Your goal :: Every entry is to be set down a second time, precisely as written.

Records supplied ::
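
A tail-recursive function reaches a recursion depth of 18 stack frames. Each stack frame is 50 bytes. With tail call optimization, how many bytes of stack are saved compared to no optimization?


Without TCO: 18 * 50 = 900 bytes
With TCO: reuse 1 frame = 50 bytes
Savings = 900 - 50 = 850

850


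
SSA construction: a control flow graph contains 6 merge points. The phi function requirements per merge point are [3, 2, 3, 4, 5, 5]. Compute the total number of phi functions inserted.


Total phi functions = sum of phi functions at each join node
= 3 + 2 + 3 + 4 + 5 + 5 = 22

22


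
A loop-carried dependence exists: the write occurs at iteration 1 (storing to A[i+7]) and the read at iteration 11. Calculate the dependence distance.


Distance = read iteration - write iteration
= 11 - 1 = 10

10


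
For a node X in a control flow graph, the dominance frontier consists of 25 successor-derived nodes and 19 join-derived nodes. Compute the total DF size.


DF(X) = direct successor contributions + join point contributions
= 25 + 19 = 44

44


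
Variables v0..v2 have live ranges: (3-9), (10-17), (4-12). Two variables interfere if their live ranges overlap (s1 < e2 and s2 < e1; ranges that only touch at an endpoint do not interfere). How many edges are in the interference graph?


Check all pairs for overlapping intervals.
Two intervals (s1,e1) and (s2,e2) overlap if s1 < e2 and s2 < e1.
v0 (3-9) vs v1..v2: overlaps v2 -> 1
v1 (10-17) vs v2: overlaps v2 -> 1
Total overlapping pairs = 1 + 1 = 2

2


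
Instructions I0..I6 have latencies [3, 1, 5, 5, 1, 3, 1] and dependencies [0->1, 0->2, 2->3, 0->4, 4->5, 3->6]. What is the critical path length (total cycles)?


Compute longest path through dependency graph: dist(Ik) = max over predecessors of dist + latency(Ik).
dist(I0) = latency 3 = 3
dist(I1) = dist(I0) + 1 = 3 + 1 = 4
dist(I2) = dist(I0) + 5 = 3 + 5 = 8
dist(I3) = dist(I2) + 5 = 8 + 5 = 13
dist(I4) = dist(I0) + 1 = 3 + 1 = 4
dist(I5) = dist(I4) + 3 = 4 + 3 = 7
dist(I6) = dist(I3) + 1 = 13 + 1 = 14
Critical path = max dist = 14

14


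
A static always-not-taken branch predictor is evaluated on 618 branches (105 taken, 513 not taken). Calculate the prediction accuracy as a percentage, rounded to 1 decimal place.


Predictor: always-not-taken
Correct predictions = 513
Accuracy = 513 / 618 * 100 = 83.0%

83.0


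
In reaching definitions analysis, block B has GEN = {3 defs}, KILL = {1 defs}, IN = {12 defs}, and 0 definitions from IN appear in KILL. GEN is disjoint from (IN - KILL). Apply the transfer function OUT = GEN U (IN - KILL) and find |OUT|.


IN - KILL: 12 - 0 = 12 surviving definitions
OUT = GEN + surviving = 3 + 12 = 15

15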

Answer for this exercise ::
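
A tail-recursive function reaches a recursion depth of 18 stack frames. Each stack frame is 50 bytes. With tail call optimization, how many bytes of stack are saved compared to no optimization?


Without TCO: 18 * 50 = 900 bytes
With TCO: reuse 1 frame = 50 bytes
Savings = 900 - 50 = 850

850


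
SSA construction: a control flow graph contains 6 merge points. The phi function requirements per merge point are [3, 2, 3, 4, 5, 5]. Compute the total number of phi functions inserted.


Total phi functions = sum of phi functions at each join node
= 3 + 2 + 3 + 4 + 5 + 5 = 22

22


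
A loop-carried dependence exists: the write occurs at iteration 1 (storing to A[i+7]) and the read at iteration 11. Calculate the dependence distance.


Distance = read iteration - write iteration
= 11 - 1 = 10

10


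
For a node X in a control flow graph, the dominance frontier consists of 25 successor-derived nodes and 19 join-derived nodes. Compute the total DF size.


DF(X) = direct successor contributions + join point contributions
= 25 + 19 = 44

44


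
Variables v0..v2 have live ranges: (3-9), (10-17), (4-12). Two variables interfere if their live ranges overlap (s1 < e2 and s2 < e1; ranges that only touch at an endpoint do not interfere). How many edges are in the interference graph?


Check all pairs for overlapping intervals.
Two intervals (s1,e1) and (s2,e2) overlap if s1 < e2 and s2 < e1.
v0 (3-9) vs v1..v2: overlaps v2 -> 1
v1 (10-17) vs v2: overlaps v2 -> 1
Total overlapping pairs = 1 + 1 = 2

2


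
Instructions I0..I6 have latencies [3, 1, 5, 5, 1, 3, 1] and dependencies [0->1, 0->2, 2->3, 0->4, 4->5, 3->6]. What is the critical path length (total cycles)?


Compute longest path through dependency graph: dist(Ik) = max over predecessors of dist + latency(Ik).
dist(I0) = latency 3 = 3
dist(I1) = dist(I0) + 1 = 3 + 1 = 4
dist(I2) = dist(I0) + 5 = 3 + 5 = 8
dist(I3) = dist(I2) + 5 = 8 + 5 = 13
dist(I4) = dist(I0) + 1 = 3 + 1 = 4
dist(I5) = dist(I4) + 3 = 4 + 3 = 7
dist(I6) = dist(I3) + 1 = 13 + 1 = 14
Critical path = max dist = 14

14


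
A static always-not-taken branch predictor is evaluated on 618 branches (105 taken, 513 not taken). Calculate the prediction accuracy as a percentage, rounded to 1 decimal place.


Predictor: always-not-taken
Correct predictions = 513
Accuracy = 513 / 618 * 100 = 83.0%

83.0


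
In reaching definitions analysis, block B has GEN = {3 defs}, KILL = {1 defs}, IN = {12 defs}, and 0 definitions from IN appear in KILL. GEN is disjoint from (IN - KILL). Apply the transfer function OUT = GEN U (IN - KILL) and find |OUT|.


IN - KILL: 12 - 0 = 12 surviving definitions
OUT = GEN + surviving = 3 + 12 = 15

15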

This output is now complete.